<<<<

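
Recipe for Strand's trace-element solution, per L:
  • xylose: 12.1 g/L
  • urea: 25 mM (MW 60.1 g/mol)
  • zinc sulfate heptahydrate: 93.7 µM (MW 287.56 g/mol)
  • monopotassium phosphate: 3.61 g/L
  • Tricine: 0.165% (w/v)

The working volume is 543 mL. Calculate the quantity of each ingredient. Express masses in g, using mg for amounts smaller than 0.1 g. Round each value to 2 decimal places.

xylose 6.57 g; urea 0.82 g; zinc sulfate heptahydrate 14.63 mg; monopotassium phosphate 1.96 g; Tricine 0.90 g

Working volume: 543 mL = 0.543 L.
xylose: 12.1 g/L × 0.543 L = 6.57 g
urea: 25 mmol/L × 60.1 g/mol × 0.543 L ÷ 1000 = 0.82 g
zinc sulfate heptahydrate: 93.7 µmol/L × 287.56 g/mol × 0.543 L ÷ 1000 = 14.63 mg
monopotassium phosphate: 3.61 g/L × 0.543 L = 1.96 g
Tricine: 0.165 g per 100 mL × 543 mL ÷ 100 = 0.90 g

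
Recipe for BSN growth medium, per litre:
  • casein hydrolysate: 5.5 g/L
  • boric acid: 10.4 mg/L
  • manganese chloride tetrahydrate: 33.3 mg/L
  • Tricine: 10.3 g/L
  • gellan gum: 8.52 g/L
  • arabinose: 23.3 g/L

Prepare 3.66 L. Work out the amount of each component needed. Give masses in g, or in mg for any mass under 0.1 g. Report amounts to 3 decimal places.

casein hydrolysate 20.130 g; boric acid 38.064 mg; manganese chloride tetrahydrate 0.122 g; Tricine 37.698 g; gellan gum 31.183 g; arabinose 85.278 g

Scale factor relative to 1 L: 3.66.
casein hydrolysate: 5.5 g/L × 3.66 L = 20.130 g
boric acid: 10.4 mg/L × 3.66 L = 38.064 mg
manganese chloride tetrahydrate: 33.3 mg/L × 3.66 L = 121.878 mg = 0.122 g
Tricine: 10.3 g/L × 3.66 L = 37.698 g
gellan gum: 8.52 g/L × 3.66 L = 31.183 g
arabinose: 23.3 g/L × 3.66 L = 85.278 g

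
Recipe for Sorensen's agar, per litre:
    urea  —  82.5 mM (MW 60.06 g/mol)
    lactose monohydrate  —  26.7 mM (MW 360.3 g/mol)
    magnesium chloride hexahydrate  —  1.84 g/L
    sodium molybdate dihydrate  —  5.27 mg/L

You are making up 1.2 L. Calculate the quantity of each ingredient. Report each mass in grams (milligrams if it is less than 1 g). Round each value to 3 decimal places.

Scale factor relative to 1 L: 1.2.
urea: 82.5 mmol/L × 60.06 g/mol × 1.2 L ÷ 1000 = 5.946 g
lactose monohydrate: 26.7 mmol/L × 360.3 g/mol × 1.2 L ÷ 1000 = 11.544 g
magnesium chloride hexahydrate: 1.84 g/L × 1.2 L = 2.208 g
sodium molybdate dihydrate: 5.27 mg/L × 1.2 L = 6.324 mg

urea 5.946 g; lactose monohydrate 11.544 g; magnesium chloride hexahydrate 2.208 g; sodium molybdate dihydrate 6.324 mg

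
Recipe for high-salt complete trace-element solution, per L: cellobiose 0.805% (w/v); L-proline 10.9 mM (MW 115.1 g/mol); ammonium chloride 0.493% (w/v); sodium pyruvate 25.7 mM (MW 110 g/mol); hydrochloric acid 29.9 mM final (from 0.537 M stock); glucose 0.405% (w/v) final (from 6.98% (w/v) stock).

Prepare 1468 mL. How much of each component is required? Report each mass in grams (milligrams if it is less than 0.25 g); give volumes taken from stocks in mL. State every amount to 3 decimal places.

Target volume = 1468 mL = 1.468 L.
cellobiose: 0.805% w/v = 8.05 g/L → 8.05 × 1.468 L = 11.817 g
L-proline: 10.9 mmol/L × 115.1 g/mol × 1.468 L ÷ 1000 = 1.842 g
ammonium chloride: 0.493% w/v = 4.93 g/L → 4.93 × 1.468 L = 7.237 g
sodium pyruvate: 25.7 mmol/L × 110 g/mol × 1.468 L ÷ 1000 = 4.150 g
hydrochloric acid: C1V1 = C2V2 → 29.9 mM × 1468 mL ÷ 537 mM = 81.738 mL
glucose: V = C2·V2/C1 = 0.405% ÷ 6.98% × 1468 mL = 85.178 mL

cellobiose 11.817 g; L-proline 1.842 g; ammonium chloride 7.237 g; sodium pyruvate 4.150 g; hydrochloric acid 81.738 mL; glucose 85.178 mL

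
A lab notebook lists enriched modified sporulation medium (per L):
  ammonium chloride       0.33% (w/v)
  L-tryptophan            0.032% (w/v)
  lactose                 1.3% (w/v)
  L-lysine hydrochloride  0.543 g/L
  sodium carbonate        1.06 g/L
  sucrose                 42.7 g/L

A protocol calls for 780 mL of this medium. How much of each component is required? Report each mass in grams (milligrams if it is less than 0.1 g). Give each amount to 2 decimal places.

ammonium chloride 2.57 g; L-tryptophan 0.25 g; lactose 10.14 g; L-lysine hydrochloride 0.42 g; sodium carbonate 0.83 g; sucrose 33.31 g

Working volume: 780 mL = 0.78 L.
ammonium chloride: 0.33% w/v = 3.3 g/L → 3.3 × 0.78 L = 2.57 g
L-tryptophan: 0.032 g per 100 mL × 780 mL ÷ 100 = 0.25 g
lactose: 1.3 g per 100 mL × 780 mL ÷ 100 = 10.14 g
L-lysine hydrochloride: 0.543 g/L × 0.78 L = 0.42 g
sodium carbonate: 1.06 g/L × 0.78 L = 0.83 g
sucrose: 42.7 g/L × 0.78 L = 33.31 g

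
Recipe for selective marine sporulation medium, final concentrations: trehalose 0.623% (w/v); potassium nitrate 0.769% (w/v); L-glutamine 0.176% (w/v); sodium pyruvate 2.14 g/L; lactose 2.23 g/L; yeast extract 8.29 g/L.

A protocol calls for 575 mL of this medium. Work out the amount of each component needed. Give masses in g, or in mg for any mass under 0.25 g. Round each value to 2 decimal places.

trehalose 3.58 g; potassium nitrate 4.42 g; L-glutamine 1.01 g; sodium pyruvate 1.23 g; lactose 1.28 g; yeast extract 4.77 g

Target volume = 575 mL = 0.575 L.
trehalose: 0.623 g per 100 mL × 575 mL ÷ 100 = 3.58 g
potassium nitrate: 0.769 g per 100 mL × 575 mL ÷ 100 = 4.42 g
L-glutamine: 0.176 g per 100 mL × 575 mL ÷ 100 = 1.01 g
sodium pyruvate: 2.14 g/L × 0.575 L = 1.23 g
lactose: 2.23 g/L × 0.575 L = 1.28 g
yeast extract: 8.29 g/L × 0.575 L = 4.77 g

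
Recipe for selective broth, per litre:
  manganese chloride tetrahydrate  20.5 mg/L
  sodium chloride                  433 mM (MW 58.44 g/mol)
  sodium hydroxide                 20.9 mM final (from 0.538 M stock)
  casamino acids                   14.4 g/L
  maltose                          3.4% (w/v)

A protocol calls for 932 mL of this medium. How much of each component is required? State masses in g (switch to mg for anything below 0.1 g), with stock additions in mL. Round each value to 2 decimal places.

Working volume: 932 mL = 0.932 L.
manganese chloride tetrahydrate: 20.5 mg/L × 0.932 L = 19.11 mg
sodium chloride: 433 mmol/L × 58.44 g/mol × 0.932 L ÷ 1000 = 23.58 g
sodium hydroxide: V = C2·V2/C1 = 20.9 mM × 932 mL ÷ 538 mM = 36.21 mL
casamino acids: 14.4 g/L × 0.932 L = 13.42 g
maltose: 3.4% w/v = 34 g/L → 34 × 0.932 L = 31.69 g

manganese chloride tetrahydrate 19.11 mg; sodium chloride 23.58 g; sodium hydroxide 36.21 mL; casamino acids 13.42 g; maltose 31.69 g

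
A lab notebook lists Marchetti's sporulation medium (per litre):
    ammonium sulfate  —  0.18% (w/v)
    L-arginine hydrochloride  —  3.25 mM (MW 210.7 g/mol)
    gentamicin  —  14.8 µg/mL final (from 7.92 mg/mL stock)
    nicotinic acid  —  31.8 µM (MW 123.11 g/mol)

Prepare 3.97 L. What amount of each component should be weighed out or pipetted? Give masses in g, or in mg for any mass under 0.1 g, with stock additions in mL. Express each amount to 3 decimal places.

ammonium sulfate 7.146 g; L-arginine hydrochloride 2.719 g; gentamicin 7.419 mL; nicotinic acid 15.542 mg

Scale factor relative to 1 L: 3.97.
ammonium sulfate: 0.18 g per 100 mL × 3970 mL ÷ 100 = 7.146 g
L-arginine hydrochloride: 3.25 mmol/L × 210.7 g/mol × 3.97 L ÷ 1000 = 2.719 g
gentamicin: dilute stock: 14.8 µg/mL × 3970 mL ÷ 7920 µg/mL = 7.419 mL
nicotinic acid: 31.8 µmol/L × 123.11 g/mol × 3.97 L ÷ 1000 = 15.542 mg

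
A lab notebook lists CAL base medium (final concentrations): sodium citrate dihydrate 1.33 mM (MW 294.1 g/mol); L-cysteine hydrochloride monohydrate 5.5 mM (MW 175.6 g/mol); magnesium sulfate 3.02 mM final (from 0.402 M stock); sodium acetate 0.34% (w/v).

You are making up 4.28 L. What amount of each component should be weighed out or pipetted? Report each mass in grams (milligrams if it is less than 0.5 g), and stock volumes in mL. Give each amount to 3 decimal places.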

>>>>

● About this exercise: Search the listing for the string "lists". Copy each line where it is found.

● Your solution:
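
A lab notebook lists enriched modified sporulation medium (per L):
A lab notebook lists Marchetti's sporulation medium (per litre):
A lab notebook lists CAL base medium (final concentrations): sodium citrate dihydrate 1.33 mM (MW 294.1 g/mol); L-cysteine hydrochloride monohydrate 5.5 mM (MW 175.6 g/mol); magnesium sulfate 3.02 mM final (from 0.402 M stock); sodium acetate 0.34% (w/v).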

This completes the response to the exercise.